TASK PROMPT: Go through the data below line by line. Give only the number of lines that contain "illustrative".

Stored items:
+ + +

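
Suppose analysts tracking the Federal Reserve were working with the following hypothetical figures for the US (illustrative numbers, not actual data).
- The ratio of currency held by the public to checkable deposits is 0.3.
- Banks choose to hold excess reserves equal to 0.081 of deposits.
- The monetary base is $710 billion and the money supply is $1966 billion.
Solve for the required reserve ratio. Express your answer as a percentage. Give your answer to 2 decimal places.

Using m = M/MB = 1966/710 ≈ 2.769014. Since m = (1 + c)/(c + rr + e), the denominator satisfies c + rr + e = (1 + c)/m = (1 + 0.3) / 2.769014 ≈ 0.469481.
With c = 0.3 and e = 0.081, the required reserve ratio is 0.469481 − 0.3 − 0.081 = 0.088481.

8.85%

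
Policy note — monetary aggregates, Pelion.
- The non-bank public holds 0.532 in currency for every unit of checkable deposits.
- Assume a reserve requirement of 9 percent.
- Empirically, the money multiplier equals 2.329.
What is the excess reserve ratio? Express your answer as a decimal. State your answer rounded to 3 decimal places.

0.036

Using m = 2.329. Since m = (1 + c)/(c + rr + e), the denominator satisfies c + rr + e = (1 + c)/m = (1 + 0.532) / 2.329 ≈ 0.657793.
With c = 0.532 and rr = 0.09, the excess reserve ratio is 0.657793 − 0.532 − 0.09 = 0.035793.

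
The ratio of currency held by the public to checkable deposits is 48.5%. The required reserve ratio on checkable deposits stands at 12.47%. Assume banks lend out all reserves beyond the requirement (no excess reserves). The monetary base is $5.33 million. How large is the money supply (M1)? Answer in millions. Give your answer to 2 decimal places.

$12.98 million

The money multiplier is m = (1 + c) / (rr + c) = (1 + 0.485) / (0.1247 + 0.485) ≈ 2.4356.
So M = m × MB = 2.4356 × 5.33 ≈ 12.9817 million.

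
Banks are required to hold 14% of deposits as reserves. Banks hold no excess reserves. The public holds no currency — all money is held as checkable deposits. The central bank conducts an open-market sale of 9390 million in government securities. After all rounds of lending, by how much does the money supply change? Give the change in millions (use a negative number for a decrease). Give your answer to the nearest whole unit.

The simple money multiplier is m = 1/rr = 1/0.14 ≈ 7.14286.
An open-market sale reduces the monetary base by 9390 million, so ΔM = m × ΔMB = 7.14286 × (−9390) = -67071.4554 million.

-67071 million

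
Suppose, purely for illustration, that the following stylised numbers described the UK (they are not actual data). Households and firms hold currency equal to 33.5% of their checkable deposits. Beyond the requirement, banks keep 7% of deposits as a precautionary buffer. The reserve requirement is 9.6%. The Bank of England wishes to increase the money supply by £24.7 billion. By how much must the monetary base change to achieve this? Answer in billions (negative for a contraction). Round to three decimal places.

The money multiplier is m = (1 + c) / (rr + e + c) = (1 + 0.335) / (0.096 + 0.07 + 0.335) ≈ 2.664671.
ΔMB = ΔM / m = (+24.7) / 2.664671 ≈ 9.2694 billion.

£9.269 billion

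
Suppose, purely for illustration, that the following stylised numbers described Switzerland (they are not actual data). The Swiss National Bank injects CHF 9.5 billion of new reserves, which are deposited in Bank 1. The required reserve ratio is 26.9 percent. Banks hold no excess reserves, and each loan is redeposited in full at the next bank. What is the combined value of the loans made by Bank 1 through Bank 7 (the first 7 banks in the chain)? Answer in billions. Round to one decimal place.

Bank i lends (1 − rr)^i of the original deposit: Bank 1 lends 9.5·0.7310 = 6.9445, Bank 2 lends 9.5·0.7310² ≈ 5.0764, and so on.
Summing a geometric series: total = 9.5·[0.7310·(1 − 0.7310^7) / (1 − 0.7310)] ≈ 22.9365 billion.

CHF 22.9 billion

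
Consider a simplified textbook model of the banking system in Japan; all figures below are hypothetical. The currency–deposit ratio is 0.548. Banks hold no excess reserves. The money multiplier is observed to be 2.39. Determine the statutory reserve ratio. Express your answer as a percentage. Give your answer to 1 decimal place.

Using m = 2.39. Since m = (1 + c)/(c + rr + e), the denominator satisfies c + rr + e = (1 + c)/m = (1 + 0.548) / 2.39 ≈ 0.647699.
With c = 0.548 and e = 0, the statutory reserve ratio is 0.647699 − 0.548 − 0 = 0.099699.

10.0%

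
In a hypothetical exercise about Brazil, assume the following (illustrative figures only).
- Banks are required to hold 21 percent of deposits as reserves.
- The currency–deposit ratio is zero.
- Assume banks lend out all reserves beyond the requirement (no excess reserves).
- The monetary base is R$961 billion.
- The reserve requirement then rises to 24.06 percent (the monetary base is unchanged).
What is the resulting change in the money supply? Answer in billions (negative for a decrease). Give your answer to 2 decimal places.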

+ + +

OUTPUT OF THE TASK: 2